[WORKING DATA Boundary: Start]

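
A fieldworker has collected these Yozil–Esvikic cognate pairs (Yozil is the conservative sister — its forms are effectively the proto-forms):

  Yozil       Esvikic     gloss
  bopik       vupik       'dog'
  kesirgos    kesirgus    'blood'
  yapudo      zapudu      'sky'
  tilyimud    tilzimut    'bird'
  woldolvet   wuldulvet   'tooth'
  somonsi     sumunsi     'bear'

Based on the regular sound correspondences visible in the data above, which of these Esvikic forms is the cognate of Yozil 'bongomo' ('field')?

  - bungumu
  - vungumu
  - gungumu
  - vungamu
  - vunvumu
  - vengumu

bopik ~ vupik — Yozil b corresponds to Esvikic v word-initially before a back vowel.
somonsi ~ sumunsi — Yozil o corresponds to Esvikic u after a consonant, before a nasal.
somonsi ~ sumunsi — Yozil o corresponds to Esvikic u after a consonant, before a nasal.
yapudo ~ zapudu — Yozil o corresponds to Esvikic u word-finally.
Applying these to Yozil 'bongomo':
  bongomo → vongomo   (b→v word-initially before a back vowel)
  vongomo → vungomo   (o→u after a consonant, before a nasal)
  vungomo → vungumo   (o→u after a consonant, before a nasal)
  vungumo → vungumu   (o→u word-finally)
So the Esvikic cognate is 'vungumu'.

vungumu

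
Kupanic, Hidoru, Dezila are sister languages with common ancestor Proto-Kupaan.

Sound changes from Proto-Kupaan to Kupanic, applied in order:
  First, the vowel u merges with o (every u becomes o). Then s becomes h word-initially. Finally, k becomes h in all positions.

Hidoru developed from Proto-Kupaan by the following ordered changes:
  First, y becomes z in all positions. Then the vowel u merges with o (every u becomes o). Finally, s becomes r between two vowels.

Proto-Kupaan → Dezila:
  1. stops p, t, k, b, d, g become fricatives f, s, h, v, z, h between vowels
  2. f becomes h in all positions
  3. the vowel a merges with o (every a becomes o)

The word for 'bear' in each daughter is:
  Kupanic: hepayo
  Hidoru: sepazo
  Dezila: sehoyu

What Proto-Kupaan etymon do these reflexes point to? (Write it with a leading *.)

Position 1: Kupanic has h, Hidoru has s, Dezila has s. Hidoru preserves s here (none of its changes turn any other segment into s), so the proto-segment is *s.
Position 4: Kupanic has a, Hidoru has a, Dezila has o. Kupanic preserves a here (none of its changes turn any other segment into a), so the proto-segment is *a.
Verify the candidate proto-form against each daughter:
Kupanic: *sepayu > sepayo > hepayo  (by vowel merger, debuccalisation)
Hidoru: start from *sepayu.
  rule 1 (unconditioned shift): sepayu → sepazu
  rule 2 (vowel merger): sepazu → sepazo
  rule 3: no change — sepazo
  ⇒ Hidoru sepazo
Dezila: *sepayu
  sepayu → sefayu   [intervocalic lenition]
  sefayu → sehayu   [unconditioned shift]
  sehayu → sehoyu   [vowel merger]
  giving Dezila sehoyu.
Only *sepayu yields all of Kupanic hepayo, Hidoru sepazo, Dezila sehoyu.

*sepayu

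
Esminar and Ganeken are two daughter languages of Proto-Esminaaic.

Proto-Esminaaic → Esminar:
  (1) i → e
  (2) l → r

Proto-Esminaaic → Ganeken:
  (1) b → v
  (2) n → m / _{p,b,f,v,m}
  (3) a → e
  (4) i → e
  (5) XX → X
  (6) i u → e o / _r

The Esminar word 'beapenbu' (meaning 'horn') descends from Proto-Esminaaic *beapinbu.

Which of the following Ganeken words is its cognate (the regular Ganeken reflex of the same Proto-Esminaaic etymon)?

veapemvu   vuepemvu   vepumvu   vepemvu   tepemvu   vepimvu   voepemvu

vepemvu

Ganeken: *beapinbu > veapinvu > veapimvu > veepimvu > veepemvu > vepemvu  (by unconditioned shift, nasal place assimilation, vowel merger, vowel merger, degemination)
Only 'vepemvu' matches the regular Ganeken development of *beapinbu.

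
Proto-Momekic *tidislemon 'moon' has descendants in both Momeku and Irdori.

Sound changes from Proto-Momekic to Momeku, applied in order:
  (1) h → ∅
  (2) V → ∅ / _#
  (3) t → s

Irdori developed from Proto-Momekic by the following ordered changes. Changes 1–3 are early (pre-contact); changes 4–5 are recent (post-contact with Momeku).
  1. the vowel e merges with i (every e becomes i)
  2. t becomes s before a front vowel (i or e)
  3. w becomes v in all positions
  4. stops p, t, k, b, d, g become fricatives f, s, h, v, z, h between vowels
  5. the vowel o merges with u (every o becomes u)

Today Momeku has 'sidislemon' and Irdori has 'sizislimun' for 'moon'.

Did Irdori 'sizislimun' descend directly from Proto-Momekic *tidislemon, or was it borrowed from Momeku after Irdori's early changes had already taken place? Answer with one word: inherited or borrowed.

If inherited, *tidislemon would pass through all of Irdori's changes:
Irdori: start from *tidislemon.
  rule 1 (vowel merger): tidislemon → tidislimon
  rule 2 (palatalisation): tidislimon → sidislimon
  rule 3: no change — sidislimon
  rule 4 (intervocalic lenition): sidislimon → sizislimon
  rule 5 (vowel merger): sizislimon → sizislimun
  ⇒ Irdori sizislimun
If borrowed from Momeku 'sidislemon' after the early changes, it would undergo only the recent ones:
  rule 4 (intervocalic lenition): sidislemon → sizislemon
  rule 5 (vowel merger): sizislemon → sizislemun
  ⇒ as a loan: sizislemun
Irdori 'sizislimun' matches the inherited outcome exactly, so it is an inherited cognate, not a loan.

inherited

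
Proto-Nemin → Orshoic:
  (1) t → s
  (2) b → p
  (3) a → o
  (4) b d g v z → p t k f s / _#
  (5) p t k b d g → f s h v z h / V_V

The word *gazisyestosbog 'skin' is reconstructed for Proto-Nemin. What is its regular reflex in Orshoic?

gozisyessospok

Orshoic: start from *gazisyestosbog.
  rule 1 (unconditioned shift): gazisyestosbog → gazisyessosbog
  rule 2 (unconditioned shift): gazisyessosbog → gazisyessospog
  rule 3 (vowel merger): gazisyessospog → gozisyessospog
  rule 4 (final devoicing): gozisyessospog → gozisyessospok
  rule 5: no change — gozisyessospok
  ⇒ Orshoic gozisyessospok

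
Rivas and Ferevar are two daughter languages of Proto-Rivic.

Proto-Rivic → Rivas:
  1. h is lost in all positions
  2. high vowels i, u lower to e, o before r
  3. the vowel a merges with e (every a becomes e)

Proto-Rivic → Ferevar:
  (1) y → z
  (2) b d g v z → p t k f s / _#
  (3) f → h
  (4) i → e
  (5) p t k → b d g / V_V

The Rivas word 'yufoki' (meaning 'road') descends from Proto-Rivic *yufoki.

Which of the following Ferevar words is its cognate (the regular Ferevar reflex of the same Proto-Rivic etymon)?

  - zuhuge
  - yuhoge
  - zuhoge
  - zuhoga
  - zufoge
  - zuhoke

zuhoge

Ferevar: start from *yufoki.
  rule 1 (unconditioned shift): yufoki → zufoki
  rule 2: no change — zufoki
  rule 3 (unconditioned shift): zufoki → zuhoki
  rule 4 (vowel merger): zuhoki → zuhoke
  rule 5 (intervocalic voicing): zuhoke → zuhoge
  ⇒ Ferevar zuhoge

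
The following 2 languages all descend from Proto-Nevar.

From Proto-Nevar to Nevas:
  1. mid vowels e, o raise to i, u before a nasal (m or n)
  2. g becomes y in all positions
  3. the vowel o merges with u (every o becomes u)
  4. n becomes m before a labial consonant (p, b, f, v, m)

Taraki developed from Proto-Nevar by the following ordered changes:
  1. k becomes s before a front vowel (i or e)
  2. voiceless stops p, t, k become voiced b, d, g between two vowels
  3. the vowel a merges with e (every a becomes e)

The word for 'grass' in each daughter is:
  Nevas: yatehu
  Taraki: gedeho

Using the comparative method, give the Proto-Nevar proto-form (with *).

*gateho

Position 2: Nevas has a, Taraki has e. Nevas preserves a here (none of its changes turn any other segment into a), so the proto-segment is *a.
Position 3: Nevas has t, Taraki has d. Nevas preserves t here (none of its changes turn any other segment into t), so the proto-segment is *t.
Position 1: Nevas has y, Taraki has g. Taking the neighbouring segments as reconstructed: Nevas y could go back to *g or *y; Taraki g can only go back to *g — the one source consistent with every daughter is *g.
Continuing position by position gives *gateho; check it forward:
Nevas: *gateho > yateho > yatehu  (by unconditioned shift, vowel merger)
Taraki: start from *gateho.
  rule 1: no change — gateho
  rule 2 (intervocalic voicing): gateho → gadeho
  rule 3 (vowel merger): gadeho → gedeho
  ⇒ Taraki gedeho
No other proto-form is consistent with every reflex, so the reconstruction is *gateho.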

[WORKING DATA Boundary: End]

> **YOUR ASSIGNMENT**:
Which lines above run from the one containing "Sound changes from Proto-Kupaan" down to the one containing "Hidoru developed from"? Repeat exactly those, both ends included, and nothing else.

> **YOUR SOLUTION**:
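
Sound changes from Proto-Kupaan to Kupanic, applied in order:
  First, the vowel u merges with o (every u becomes o). Then s becomes h word-initially. Finally, k becomes h in all positions.

Hidoru developed from Proto-Kupaan by the following ordered changes: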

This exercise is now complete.